**EXERCISE REQUIREMENTS**
Once the records have been read, set every one down as it stands.

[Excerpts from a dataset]
────
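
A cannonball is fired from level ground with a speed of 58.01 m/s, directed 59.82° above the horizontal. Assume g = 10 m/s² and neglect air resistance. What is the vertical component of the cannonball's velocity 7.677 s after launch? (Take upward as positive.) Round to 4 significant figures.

-26.62 m/s

Initial vertical component: v_y0 = 58.01 sin 59.82° = 50.147 m/s.
v_y(t) = v_y0 − g t = 50.147 − 10 × 7.677 = -26.62 m/s.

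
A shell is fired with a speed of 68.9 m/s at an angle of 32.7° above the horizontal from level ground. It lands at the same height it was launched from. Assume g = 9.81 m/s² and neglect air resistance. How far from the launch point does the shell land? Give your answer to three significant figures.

440 m

For level ground, R = v₀² sin(2θ) / g.
sin(2 × 32.7°) = sin 65.40° = 0.9092.
R = (68.9)² × 0.9092 / 9.81 = 440 m.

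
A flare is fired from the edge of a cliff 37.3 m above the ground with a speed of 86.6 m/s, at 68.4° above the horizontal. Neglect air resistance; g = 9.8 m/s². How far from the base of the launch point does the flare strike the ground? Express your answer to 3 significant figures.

Components: v_x = 86.6 cos 68.4° = 31.88 m/s, v_y = 86.6 sin 68.4° = 80.52 m/s.
Vertical: 0 = 37.3 + 80.52 t − ½(9.8) t² ⇒ 4.900 t² − 80.52 t − 37.3 = 0.
t = [80.52 + √(6483 + 731.1)] / 9.800 = 16.88 s.
Horizontal: R = v_x · t = 31.88 × 16.88 = 538 m.

538 m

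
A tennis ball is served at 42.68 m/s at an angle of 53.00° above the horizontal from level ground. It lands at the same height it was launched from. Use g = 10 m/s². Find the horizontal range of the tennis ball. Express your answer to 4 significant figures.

For level ground, R = v₀² sin(2θ) / g.
sin(2 × 53.00°) = sin 106.00° = 0.9613.
R = (42.68)² × 0.9613 / 10 = 175.1 m.

175.1 m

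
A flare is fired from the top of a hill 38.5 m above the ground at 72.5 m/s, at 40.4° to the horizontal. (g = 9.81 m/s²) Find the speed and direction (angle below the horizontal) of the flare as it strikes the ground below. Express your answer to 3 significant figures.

77.5 m/s at 44.6° below the horizontal

v_x = 72.5 cos 40.4° = 55.21 m/s (constant).
|v_y| at impact = √((46.99)² + 2×9.81×38.5) = 54.44 m/s.
Speed = √(55.21² + 54.44²) = 77.5 m/s; angle = arctan(54.44/55.21) = 44.6° below horizontal.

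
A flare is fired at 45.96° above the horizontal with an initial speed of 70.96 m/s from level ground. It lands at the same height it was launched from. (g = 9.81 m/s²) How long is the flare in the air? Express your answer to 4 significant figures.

10.40 s

Vertical component: v_y = 70.96 sin 45.96° = 51.010 m/s.
For a projectile landing at launch height, time of flight is t = 2 v_y / g = 2 × 51.010 / 9.81 = 10.40 s.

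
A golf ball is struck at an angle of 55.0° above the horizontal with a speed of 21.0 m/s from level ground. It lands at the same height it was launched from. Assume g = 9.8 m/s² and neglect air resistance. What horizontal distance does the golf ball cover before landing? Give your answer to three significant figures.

For level ground, R = v₀² sin(2θ) / g.
sin(2 × 55.0°) = sin 110.0° = 0.9397.
R = (21.0)² × 0.9397 / 9.8 = 42.3 m.

42.3 m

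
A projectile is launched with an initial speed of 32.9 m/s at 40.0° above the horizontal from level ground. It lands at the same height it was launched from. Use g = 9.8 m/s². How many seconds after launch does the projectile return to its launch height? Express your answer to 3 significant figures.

4.32 s

Vertical component: v_y = 32.9 sin 40.0° = 21.15 m/s.
For a projectile landing at launch height, time of flight is t = 2 v_y / g = 2 × 21.15 / 9.8 = 4.32 s.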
────
**ANSWER AREA**
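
A cannonball is fired from level ground with a speed of 58.01 m/s, directed 59.82° above the horizontal. Assume g = 10 m/s² and neglect air resistance. What is the vertical component of the cannonball's velocity 7.677 s after launch? (Take upward as positive.) Round to 4 significant figures.

-26.62 m/s

Initial vertical component: v_y0 = 58.01 sin 59.82° = 50.147 m/s.
v_y(t) = v_y0 − g t = 50.147 − 10 × 7.677 = -26.62 m/s.

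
A shell is fired with a speed of 68.9 m/s at an angle of 32.7° above the horizontal from level ground. It lands at the same height it was launched from. Assume g = 9.81 m/s² and neglect air resistance. How far from the launch point does the shell land? Give your answer to three significant figures.

440 m

For level ground, R = v₀² sin(2θ) / g.
sin(2 × 32.7°) = sin 65.40° = 0.9092.
R = (68.9)² × 0.9092 / 9.81 = 440 m.

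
A flare is fired from the edge of a cliff 37.3 m above the ground with a speed of 86.6 m/s, at 68.4° above the horizontal. Neglect air resistance; g = 9.8 m/s². How far from the base of the launch point does the flare strike the ground? Express your answer to 3 significant figures.

Components: v_x = 86.6 cos 68.4° = 31.88 m/s, v_y = 86.6 sin 68.4° = 80.52 m/s.
Vertical: 0 = 37.3 + 80.52 t − ½(9.8) t² ⇒ 4.900 t² − 80.52 t − 37.3 = 0.
t = [80.52 + √(6483 + 731.1)] / 9.800 = 16.88 s.
Horizontal: R = v_x · t = 31.88 × 16.88 = 538 m.

538 m

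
A tennis ball is served at 42.68 m/s at an angle of 53.00° above the horizontal from level ground. It lands at the same height it was launched from. Use g = 10 m/s². Find the horizontal range of the tennis ball. Express your answer to 4 significant figures.

For level ground, R = v₀² sin(2θ) / g.
sin(2 × 53.00°) = sin 106.00° = 0.9613.
R = (42.68)² × 0.9613 / 10 = 175.1 m.

175.1 m

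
A flare is fired from the top of a hill 38.5 m above the ground at 72.5 m/s, at 40.4° to the horizontal. (g = 9.81 m/s²) Find the speed and direction (angle below the horizontal) of the flare as it strikes the ground below. Express your answer to 3 significant figures.

77.5 m/s at 44.6° below the horizontal

v_x = 72.5 cos 40.4° = 55.21 m/s (constant).
|v_y| at impact = √((46.99)² + 2×9.81×38.5) = 54.44 m/s.
Speed = √(55.21² + 54.44²) = 77.5 m/s; angle = arctan(54.44/55.21) = 44.6° below horizontal.

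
A flare is fired at 45.96° above the horizontal with an initial speed of 70.96 m/s from level ground. It lands at the same height it was launched from. (g = 9.81 m/s²) How long is the flare in the air? Express your answer to 4 significant figures.

10.40 s

Vertical component: v_y = 70.96 sin 45.96° = 51.010 m/s.
For a projectile landing at launch height, time of flight is t = 2 v_y / g = 2 × 51.010 / 9.81 = 10.40 s.

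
A golf ball is struck at an angle of 55.0° above the horizontal with a speed of 21.0 m/s from level ground. It lands at the same height it was launched from. Assume g = 9.8 m/s² and neglect air resistance. What horizontal distance does the golf ball cover before landing? Give your answer to three significant figures.

For level ground, R = v₀² sin(2θ) / g.
sin(2 × 55.0°) = sin 110.0° = 0.9397.
R = (21.0)² × 0.9397 / 9.8 = 42.3 m.

42.3 m

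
A projectile is launched with an initial speed of 32.9 m/s at 40.0° above the horizontal from level ground. It lands at the same height it was launched from. Use g = 9.8 m/s². How many seconds after launch does the projectile return to its launch height? Express your answer to 3 significant figures.

4.32 s

Vertical component: v_y = 32.9 sin 40.0° = 21.15 m/s.
For a projectile landing at launch height, time of flight is t = 2 v_y / g = 2 × 21.15 / 9.8 = 4.32 s.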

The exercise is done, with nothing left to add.